:: Instructions for the task ::
Return each record shown below exactly, with none omitted.

:: Exercise input ::

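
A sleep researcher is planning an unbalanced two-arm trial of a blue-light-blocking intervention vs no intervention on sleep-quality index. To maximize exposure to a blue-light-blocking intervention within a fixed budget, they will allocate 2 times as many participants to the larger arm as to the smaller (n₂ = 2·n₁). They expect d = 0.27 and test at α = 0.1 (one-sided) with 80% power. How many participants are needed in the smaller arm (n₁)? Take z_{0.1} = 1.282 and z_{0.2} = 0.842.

With allocation ratio k = n₂/n₁ = 2, Var(x̄₁−x̄₂) = σ²(1/n₁ + 1/(k·n₁)) = σ²·(k+1)/(k·n₁).
So n₁ = (1 + 1/k)·((z_{α} + z_β)/d)² = 1.500 × (2.124/0.27)².
n₁ = 1.500 × 61.88 = 92.8.
Round up: n₁ = 93, giving n₂ = 2 × 93 = 186.

n₁ = 93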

:: Response ::
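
A sleep researcher is planning an unbalanced two-arm trial of a blue-light-blocking intervention vs no intervention on sleep-quality index. To maximize exposure to a blue-light-blocking intervention within a fixed budget, they will allocate 2 times as many participants to the larger arm as to the smaller (n₂ = 2·n₁). They expect d = 0.27 and test at α = 0.1 (one-sided) with 80% power. How many participants are needed in the smaller arm (n₁)? Take z_{0.1} = 1.282 and z_{0.2} = 0.842.

With allocation ratio k = n₂/n₁ = 2, Var(x̄₁−x̄₂) = σ²(1/n₁ + 1/(k·n₁)) = σ²·(k+1)/(k·n₁).
So n₁ = (1 + 1/k)·((z_{α} + z_β)/d)² = 1.500 × (2.124/0.27)².
n₁ = 1.500 × 61.88 = 92.8.
Round up: n₁ = 93, giving n₂ = 2 × 93 = 186.

n₁ = 93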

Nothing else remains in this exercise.